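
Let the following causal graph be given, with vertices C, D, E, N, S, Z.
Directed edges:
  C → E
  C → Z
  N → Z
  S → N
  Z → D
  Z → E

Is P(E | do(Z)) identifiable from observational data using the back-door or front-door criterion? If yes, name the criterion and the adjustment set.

desc(Z)\{Z}={D,E}; candidates ⊆ {C,N,S}.
size 0: {}; under {} Z still reaches {C,E,N,S} ∋ E.
{C}: Z⊥E given {C} in G with Z→· removed — back-door holds.
P(E|do(Z)) = Σ_{C} P(E|Z,C)·P(C).

P(E|do(Z)): backdoor, adjust for {C}.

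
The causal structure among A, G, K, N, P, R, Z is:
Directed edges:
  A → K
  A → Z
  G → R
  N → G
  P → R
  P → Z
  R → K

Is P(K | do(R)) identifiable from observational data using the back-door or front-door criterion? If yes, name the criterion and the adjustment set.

desc(R)\{R}={K}; candidates ⊆ {A,G,N,P,Z}.
∅: R⊥K given ∅ in G with R→· removed — back-door holds.
P(K|do(R)) = P(K|R) — no adjustment needed.

P(K|do(R)): backdoor, adjust for ∅.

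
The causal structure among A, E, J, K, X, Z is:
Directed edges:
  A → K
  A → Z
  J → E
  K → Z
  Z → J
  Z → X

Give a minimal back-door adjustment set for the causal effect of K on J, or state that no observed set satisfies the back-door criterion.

K→J: minimal back-door set {A}.

desc(K)\{K}={E,J,X,Z}; candidates ⊆ {A}.
size 0: {}; under {} K still reaches {A,E,J,X,Z} ∋ J.
{A}: K⊥J given {A} in G with K→· removed — back-door holds.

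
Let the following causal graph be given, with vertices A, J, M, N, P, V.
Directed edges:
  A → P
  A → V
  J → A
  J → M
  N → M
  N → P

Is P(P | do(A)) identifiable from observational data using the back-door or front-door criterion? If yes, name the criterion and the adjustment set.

desc(A)\{A}={P,V}; candidates ⊆ {J,M,N}.
∅: A⊥P given ∅ in G with A→· removed — back-door holds.
P(P|do(A)) = P(P|A) — no adjustment needed.

P(P|do(A)): backdoor, adjust for ∅.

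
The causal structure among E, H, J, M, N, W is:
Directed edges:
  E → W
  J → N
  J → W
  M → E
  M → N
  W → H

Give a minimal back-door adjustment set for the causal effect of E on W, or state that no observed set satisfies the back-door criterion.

desc(E)\{E}={H,W}; candidates ⊆ {J,M,N}.
∅: E⊥W given ∅ in G with E→· removed — back-door holds.

E→W: minimal back-door set ∅.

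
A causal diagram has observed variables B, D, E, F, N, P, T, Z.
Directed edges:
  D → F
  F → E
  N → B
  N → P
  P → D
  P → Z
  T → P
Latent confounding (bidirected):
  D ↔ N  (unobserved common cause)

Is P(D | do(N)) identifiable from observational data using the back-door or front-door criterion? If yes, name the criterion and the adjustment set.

P(D|do(N)): frontdoor, adjust for {P}.

desc(N)\{N}={B,D,E,F,P,Z}; candidates ⊆ {T}.
N↔D: latent back-door arc(s) into N.
size 0: {}; under {} N still reaches {D,E,F} ∋ D.
size 1: {T}; under {T} N still reaches {D,E,F} ∋ D.
N↔D cannot be blocked by any observed set — no back-door set.
{P}: (i) intercepts every directed N→D path; (ii) no back-door N→{P}; (iii) {N} blocks every back-door {P}→D. Front-door holds.
P(D|do(N)) = Σ_{P} P(P|N) Σ_{N'} P(D|P,N')P(N').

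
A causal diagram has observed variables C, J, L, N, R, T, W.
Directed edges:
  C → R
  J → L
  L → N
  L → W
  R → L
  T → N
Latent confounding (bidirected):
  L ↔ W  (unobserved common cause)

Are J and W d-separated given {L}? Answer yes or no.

No — J and W are d-connected given {L}.

Bayes-Ball from J | {L} reaches {C,R,W}.
W ∈ reach(J|{L}) ⇒ J ⊥̸ W | {L}.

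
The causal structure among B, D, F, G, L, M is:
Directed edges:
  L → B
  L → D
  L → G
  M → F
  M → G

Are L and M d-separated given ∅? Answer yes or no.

Bayes-Ball from L | ∅ reaches {B,D,G}.
M ∉ reach(L|∅) ⇒ L ⊥ M | ∅.

Yes — L ⊥ M | ∅.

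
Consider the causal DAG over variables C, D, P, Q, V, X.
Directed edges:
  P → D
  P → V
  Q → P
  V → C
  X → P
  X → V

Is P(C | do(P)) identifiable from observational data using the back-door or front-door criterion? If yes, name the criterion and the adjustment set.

P(C|do(P)): backdoor, adjust for {X}.

desc(P)\{P}={C,D,V}; candidates ⊆ {Q,X}.
size 0: {}; under {} P still reaches {C,Q,V,X} ∋ C.
{X}: P⊥C given {X} in G with P→· removed — back-door holds.
P(C|do(P)) = Σ_{X} P(C|P,X)·P(X).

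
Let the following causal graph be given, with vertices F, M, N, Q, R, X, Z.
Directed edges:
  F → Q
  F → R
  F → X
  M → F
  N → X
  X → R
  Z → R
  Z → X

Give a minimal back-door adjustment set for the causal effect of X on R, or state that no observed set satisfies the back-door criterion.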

++++++++++

• [Work task]
Examine each line of the records above and tally those with the string "vertices". State the total alone.

• [Written answer]
3